◆ Work required: Once you have read the records below, report how many lines contain the word "from", and give nothing besides that number.

◆ Records to process:
***

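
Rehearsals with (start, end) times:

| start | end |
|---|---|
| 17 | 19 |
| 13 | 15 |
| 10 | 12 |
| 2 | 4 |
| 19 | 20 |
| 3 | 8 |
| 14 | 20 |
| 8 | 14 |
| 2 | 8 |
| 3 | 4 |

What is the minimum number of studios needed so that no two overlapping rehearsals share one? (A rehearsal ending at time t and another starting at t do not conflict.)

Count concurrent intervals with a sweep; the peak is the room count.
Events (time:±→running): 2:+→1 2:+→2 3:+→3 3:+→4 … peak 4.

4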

***

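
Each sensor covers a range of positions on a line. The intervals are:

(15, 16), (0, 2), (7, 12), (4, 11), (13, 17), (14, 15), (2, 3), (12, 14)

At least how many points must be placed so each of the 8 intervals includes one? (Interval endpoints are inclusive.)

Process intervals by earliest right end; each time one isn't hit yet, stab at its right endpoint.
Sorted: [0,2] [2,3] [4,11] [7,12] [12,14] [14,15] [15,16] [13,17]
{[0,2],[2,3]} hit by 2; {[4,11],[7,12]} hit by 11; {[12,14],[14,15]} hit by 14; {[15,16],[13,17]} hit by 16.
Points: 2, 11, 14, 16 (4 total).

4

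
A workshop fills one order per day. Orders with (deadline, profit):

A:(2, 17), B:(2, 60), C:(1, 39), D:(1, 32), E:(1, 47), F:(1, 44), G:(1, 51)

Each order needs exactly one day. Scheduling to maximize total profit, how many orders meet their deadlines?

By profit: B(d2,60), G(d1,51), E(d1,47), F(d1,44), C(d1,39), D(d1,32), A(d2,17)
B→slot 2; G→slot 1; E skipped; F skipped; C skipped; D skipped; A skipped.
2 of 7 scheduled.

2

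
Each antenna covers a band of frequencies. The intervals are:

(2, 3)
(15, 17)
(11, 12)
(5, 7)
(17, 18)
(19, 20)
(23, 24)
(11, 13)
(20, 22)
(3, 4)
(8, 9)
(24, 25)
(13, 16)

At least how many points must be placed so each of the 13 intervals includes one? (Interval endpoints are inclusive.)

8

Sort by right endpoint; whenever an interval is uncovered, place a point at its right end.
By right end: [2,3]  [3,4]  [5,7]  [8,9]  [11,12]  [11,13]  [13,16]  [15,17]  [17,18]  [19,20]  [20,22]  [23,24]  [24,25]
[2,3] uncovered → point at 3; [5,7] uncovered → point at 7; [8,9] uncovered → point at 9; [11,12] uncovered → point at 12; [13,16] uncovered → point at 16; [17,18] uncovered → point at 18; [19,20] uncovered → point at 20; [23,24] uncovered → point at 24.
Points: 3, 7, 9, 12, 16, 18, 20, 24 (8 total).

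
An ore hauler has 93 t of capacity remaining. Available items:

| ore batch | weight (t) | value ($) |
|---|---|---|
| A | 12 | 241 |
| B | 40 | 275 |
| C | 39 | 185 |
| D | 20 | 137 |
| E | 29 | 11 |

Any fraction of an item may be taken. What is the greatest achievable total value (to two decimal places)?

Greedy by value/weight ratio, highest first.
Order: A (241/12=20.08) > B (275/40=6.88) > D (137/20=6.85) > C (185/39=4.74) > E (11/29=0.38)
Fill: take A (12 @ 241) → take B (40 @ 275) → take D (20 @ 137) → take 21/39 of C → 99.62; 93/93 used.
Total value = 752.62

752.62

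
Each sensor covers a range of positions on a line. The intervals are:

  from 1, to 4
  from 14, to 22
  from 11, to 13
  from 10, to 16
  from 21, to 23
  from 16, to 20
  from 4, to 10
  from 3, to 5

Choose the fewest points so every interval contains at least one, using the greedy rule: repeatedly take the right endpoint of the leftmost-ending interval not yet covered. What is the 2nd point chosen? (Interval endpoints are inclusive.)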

***

◆ Answer section: 8